▶ _What the task requires_
Nothing but the records beneath, reproduced exactly, should appear in the answer.

#### Exercise data ####

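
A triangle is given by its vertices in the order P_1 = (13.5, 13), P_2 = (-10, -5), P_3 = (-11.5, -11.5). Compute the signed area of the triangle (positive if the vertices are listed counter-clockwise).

62.875

P_1→P_2: (13.5)(-5) − (-10)(13) = 62.5
P_2→P_3: (-10)(-11.5) − (-11.5)(-5) = 57.5
P_3→P_1: (-11.5)(13) − (13.5)(-11.5) = 5.75
Σ = 125.75
Signed area = Σ/2 = 62.875 (positive ⇒ counter-clockwise traversal).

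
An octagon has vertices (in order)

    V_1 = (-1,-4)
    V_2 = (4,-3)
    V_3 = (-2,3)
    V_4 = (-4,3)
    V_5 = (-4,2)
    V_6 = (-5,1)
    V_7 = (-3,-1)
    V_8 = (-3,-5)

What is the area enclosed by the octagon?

34

Apply Gauss's area formula: 2A = Σ (x_i·y_{i+1} − x_{i+1}·y_i), indices taken mod 8.
Σ = (19) + (6) + (6) + (4) + (6) + (8) + (12) + (7) = 68
Area = |Σ|/2 = 34.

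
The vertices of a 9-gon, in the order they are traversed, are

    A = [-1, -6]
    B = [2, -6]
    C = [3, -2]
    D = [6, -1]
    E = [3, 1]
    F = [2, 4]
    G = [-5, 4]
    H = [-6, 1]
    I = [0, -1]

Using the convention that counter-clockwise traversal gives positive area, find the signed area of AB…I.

Apply the surveyor's formula: 2A = Σ (x_i·y_{i+1} − x_{i+1}·y_i), indices taken mod 9.
Cross-terms: 18, 14, 9, 9, 10, 28, 19, 6, -1  ⇒  Σ = 112
Signed area = Σ/2 = 56 (positive ⇒ counter-clockwise traversal).

56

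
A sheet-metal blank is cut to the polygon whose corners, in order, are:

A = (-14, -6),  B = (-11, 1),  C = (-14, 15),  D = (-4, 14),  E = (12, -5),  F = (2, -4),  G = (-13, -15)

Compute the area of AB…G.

383.5

Apply the surveyor's formula: 2A = Σ (x_i·y_{i+1} − x_{i+1}·y_i), indices taken mod 7.
Cross-terms: -80, -151, -136, -148, -38, -82, -132  ⇒  Σ = -767
Area = |Σ|/2 = 383.5.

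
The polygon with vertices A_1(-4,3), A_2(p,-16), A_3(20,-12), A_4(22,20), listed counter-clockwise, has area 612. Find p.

The doubled signed area Σ (x_i y_{i+1} − x_{i+1} y_i) is linear in p.
With p=0 it equals 1194; the coefficient of p is -15 (from the two edges through A_2).
So -15·p + 1194 = 2·612 = 1224 ⇒ p = -2.

-2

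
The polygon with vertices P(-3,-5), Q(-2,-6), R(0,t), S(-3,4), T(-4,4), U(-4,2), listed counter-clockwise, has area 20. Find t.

-6

The doubled signed area Σ (x_i y_{i+1} − x_{i+1} y_i) is linear in t.
With t=0 it equals 46; the coefficient of t is 1 (from the two edges through R).
So 1·t + 46 = 2·20 = 40 ⇒ t = -6.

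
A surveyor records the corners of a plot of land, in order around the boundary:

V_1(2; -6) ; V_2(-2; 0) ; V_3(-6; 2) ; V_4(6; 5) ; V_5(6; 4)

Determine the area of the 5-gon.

Apply Gauss's area formula: 2A = Σ (x_i·y_{i+1} − x_{i+1}·y_i), indices taken mod 5.
V_1→V_2: (2)(0) − (-2)(-6) = -12
V_2→V_3: (-2)(2) − (-6)(0) = -4
V_3→V_4: (-6)(5) − (6)(2) = -42
V_4→V_5: (6)(4) − (6)(5) = -6
V_5→V_1: (6)(-6) − (2)(4) = -44
Σ = -108
Area = |Σ|/2 = 54.

54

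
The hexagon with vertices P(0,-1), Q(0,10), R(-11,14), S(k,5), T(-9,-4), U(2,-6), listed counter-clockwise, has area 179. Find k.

Write out the shoelace sum; only the two edges meeting at S involve k:
2·Area = [((-11)·5 − k·14) + (k·(-4) − (-9)·5)] + 170
       = -18·k + 160 = 358
⇒ k = -11.

-11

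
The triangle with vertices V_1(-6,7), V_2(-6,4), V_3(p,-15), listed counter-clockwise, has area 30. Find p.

Write out the shoelace sum; only the two edges meeting at V_3 involve p:
2·Area = [((-6)·(-15) − p·4) + (p·7 − (-6)·(-15))] + 18
       = 3·p + 18 = 60
⇒ p = 14.

14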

####

▶ _Output of the exercise_
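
A triangle is given by its vertices in the order P_1 = (13.5, 13), P_2 = (-10, -5), P_3 = (-11.5, -11.5). Compute the signed area of the triangle (positive if the vertices are listed counter-clockwise).

62.875

P_1→P_2: (13.5)(-5) − (-10)(13) = 62.5
P_2→P_3: (-10)(-11.5) − (-11.5)(-5) = 57.5
P_3→P_1: (-11.5)(13) − (13.5)(-11.5) = 5.75
Σ = 125.75
Signed area = Σ/2 = 62.875 (positive ⇒ counter-clockwise traversal).

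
An octagon has vertices (in order)

    V_1 = (-1,-4)
    V_2 = (4,-3)
    V_3 = (-2,3)
    V_4 = (-4,3)
    V_5 = (-4,2)
    V_6 = (-5,1)
    V_7 = (-3,-1)
    V_8 = (-3,-5)

What is the area enclosed by the octagon?

34

Apply Gauss's area formula: 2A = Σ (x_i·y_{i+1} − x_{i+1}·y_i), indices taken mod 8.
Σ = (19) + (6) + (6) + (4) + (6) + (8) + (12) + (7) = 68
Area = |Σ|/2 = 34.

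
The vertices of a 9-gon, in the order they are traversed, are

    A = [-1, -6]
    B = [2, -6]
    C = [3, -2]
    D = [6, -1]
    E = [3, 1]
    F = [2, 4]
    G = [-5, 4]
    H = [-6, 1]
    I = [0, -1]

Using the convention that counter-clockwise traversal gives positive area, find the signed area of AB…I.

Apply the surveyor's formula: 2A = Σ (x_i·y_{i+1} − x_{i+1}·y_i), indices taken mod 9.
Cross-terms: 18, 14, 9, 9, 10, 28, 19, 6, -1  ⇒  Σ = 112
Signed area = Σ/2 = 56 (positive ⇒ counter-clockwise traversal).

56

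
A sheet-metal blank is cut to the polygon whose corners, in order, are:

A = (-14, -6),  B = (-11, 1),  C = (-14, 15),  D = (-4, 14),  E = (12, -5),  F = (2, -4),  G = (-13, -15)

Compute the area of AB…G.

383.5

Apply the surveyor's formula: 2A = Σ (x_i·y_{i+1} − x_{i+1}·y_i), indices taken mod 7.
Cross-terms: -80, -151, -136, -148, -38, -82, -132  ⇒  Σ = -767
Area = |Σ|/2 = 383.5.

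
The polygon with vertices A_1(-4,3), A_2(p,-16), A_3(20,-12), A_4(22,20), listed counter-clockwise, has area 612. Find p.

The doubled signed area Σ (x_i y_{i+1} − x_{i+1} y_i) is linear in p.
With p=0 it equals 1194; the coefficient of p is -15 (from the two edges through A_2).
So -15·p + 1194 = 2·612 = 1224 ⇒ p = -2.

-2

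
The polygon with vertices P(-3,-5), Q(-2,-6), R(0,t), S(-3,4), T(-4,4), U(-4,2), listed counter-clockwise, has area 20. Find t.

-6

The doubled signed area Σ (x_i y_{i+1} − x_{i+1} y_i) is linear in t.
With t=0 it equals 46; the coefficient of t is 1 (from the two edges through R).
So 1·t + 46 = 2·20 = 40 ⇒ t = -6.

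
A surveyor records the corners of a plot of land, in order around the boundary:

V_1(2; -6) ; V_2(-2; 0) ; V_3(-6; 2) ; V_4(6; 5) ; V_5(6; 4)

Determine the area of the 5-gon.

Apply Gauss's area formula: 2A = Σ (x_i·y_{i+1} − x_{i+1}·y_i), indices taken mod 5.
V_1→V_2: (2)(0) − (-2)(-6) = -12
V_2→V_3: (-2)(2) − (-6)(0) = -4
V_3→V_4: (-6)(5) − (6)(2) = -42
V_4→V_5: (6)(4) − (6)(5) = -6
V_5→V_1: (6)(-6) − (2)(4) = -44
Σ = -108
Area = |Σ|/2 = 54.

54

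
The hexagon with vertices P(0,-1), Q(0,10), R(-11,14), S(k,5), T(-9,-4), U(2,-6), listed counter-clockwise, has area 179. Find k.

Write out the shoelace sum; only the two edges meeting at S involve k:
2·Area = [((-11)·5 − k·14) + (k·(-4) − (-9)·5)] + 170
       = -18·k + 160 = 358
⇒ k = -11.

-11

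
The triangle with vertices V_1(-6,7), V_2(-6,4), V_3(p,-15), listed counter-clockwise, has area 30. Find p.

Write out the shoelace sum; only the two edges meeting at V_3 involve p:
2·Area = [((-6)·(-15) − p·4) + (p·7 − (-6)·(-15))] + 18
       = 3·p + 18 = 60
⇒ p = 14.

14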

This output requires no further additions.